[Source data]
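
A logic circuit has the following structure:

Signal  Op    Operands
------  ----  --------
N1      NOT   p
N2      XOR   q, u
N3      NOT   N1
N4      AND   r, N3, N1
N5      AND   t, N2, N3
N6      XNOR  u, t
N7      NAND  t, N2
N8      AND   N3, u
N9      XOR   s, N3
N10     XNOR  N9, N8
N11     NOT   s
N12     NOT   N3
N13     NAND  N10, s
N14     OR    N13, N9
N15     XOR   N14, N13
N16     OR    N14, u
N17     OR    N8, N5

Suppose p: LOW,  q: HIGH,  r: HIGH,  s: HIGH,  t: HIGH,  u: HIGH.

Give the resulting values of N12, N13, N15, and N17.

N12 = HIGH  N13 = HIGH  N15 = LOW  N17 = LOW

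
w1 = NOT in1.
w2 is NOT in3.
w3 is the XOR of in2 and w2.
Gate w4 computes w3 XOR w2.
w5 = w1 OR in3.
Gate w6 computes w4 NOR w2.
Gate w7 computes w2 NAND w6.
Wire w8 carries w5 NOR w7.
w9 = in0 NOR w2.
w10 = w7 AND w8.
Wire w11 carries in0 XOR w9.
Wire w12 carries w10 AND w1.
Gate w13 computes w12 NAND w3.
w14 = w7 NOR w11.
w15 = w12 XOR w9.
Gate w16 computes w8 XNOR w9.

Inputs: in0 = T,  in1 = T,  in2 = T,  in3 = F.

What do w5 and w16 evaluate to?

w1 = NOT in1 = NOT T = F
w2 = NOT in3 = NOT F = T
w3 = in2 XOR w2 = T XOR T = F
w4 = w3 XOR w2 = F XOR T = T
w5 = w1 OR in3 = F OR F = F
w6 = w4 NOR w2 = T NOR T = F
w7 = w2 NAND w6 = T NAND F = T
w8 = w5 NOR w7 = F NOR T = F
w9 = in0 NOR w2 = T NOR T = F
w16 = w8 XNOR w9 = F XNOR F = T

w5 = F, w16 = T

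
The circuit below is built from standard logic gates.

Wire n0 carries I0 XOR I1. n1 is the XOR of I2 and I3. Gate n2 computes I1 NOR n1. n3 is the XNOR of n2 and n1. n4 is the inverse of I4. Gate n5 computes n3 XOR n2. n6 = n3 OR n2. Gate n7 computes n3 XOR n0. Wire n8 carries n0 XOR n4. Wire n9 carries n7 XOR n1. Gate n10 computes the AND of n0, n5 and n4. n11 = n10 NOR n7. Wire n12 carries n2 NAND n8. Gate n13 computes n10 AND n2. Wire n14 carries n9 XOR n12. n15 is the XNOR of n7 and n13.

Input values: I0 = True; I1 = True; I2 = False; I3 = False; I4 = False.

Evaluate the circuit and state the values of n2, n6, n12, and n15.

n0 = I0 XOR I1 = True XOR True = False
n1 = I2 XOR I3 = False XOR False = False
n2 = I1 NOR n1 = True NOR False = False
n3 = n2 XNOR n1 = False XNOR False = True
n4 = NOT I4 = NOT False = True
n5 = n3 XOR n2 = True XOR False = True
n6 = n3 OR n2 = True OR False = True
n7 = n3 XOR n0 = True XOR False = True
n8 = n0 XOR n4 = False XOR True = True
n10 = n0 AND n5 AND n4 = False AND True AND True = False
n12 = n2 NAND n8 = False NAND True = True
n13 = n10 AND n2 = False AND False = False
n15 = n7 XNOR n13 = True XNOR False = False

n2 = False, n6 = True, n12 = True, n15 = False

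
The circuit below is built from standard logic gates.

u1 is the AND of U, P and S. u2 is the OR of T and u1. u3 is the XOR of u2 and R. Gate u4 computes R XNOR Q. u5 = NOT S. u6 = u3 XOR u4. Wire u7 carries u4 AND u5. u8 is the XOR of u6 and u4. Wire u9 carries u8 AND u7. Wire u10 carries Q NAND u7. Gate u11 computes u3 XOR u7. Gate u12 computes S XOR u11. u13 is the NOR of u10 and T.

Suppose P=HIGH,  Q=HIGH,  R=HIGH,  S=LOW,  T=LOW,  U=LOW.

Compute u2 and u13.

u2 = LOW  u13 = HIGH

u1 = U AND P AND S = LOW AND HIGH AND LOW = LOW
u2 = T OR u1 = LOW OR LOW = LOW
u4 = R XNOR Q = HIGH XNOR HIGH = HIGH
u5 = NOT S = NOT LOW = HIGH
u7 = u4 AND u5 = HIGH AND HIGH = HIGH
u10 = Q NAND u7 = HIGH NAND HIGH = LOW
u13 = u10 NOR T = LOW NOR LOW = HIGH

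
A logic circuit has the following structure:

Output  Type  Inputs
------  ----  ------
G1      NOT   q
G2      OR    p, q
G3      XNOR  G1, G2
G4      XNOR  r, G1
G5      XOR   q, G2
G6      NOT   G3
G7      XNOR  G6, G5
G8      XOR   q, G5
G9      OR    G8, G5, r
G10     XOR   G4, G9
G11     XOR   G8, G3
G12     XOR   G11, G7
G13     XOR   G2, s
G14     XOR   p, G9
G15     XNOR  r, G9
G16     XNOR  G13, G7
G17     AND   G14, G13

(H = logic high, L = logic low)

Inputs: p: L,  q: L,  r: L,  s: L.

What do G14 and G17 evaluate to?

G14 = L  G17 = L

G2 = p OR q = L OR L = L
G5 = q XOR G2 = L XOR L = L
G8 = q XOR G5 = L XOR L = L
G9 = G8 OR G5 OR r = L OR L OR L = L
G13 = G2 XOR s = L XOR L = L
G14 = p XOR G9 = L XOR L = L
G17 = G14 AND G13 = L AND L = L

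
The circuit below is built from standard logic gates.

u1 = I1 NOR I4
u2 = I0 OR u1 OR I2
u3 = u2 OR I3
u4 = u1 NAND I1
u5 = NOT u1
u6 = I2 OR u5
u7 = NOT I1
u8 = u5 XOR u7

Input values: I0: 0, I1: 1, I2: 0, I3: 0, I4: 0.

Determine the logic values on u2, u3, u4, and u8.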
==
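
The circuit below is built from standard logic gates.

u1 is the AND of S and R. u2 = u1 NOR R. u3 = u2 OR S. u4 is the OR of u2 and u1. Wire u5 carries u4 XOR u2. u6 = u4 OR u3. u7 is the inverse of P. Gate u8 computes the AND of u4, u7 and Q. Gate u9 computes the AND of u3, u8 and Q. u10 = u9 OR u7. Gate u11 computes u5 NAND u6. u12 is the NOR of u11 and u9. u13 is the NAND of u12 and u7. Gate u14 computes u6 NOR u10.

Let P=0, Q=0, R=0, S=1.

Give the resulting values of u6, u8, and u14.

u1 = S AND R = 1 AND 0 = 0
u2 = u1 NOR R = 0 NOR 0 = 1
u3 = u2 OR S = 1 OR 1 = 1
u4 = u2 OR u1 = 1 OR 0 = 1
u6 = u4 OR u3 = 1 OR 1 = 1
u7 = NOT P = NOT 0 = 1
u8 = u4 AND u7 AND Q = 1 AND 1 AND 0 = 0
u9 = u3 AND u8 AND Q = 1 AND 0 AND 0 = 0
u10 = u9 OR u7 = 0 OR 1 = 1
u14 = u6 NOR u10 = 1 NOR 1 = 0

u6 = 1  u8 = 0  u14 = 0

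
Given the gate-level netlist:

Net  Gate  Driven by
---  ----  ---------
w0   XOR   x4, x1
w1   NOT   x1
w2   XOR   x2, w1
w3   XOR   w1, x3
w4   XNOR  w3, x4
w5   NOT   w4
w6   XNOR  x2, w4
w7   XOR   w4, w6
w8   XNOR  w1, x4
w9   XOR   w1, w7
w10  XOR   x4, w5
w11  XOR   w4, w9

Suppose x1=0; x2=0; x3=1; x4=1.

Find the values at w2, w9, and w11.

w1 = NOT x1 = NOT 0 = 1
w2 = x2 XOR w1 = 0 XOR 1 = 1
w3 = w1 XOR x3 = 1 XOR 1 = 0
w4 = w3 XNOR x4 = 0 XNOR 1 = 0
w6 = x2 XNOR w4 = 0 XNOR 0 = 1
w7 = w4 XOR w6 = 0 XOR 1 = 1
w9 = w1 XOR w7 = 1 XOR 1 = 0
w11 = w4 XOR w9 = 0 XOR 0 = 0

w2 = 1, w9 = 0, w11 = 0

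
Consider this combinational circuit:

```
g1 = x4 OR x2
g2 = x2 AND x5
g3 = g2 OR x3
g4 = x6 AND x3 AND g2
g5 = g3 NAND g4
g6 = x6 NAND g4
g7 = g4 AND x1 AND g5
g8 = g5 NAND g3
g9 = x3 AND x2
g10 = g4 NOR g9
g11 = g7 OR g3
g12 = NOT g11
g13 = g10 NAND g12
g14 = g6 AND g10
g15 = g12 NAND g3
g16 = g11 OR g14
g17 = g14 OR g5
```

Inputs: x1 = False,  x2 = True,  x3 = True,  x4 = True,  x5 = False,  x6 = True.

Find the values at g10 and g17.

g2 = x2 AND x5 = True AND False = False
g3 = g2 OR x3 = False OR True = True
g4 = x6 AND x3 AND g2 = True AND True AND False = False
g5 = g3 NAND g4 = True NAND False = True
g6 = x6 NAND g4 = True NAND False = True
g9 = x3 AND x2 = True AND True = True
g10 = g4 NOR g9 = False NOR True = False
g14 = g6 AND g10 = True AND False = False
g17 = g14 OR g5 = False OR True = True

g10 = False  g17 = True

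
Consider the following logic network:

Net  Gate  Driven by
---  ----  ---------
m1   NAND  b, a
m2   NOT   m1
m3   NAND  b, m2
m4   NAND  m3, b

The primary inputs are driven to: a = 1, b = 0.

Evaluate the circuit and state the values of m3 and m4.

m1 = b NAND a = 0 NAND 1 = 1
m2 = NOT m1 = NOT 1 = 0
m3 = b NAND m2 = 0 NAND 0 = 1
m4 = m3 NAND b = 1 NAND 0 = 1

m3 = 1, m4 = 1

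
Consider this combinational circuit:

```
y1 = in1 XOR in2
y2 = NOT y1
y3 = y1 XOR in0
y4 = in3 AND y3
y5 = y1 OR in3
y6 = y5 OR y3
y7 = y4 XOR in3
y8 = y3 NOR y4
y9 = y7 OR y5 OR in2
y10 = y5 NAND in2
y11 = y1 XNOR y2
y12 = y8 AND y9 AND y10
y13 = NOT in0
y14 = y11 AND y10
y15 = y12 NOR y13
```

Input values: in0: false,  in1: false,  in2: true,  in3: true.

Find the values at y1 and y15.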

## Task goal
Write down exactly the span of lines above from the one containing "u6 = I2 OR u5" to the one containing "Determine the logic", both ends included.

## Exercise response
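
u6 = I2 OR u5
u7 = NOT I1
u8 = u5 XOR u7

Input values: I0: 0, I1: 1, I2: 0, I3: 0, I4: 0.

Determine the logic values on u2, u3, u4, and u8.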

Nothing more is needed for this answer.